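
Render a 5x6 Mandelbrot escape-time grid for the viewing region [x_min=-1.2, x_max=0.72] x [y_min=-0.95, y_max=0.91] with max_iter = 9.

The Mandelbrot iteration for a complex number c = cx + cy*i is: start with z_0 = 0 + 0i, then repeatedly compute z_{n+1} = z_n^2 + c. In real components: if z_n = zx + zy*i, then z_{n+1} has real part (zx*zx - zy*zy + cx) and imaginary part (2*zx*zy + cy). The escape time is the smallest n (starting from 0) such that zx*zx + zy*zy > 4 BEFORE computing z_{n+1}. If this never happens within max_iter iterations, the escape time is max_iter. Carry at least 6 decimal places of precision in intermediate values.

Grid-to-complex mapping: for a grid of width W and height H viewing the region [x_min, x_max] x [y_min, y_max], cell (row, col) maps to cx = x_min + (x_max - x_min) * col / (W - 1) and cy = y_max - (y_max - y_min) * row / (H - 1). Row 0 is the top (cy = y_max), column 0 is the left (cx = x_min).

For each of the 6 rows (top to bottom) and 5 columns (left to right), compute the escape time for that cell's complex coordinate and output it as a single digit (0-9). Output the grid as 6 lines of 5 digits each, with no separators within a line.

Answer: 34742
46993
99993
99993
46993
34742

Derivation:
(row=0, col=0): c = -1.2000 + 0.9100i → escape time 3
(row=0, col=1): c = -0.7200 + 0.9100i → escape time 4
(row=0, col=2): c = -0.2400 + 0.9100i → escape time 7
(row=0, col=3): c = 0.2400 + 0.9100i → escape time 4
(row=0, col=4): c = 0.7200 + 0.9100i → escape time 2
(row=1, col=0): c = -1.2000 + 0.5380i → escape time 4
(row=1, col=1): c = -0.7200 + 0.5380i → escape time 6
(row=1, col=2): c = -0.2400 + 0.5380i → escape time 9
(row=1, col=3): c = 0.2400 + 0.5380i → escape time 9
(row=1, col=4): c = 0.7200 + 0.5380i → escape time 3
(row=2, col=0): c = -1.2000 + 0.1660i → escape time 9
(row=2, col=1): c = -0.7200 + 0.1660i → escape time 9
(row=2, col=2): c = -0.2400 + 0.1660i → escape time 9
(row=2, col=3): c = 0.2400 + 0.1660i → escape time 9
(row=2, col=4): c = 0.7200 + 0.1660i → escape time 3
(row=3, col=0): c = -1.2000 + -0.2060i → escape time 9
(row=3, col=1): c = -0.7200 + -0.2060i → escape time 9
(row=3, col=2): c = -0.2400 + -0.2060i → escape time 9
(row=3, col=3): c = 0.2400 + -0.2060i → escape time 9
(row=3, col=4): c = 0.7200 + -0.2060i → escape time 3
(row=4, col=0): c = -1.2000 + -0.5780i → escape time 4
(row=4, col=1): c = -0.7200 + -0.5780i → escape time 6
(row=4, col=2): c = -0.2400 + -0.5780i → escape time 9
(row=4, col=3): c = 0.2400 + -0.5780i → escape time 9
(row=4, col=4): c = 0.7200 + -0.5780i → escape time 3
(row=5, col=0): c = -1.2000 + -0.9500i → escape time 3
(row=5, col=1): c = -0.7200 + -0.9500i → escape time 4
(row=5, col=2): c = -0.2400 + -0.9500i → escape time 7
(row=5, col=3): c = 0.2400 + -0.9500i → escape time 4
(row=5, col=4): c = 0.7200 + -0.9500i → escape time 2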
_ _ _
» **Problem**
Looking at the material above, please copy exactly every line from its first line through the line containing "The Mandelbrot iteration", with both ends included and nothing else.

» **Answer box**
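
Render a 5x6 Mandelbrot escape-time grid for the viewing region [x_min=-1.2, x_max=0.72] x [y_min=-0.95, y_max=0.91] with max_iter = 9.

The Mandelbrot iteration for a complex number c = cx + cy*i is: start with z_0 = 0 + 0i, then repeatedly compute z_{n+1} = z_n^2 + c. In real components: if z_n = zx + zy*i, then z_{n+1} has real part (zx*zx - zy*zy + cx) and imaginary part (2*zx*zy + cy). The escape time is the smallest n (starting from 0) such that zx*zx + zy*zy > 4 BEFORE computing z_{n+1}. If this never happens within max_iter iterations, the escape time is max_iter. Carry at least 6 decimal places of precision in intermediate values.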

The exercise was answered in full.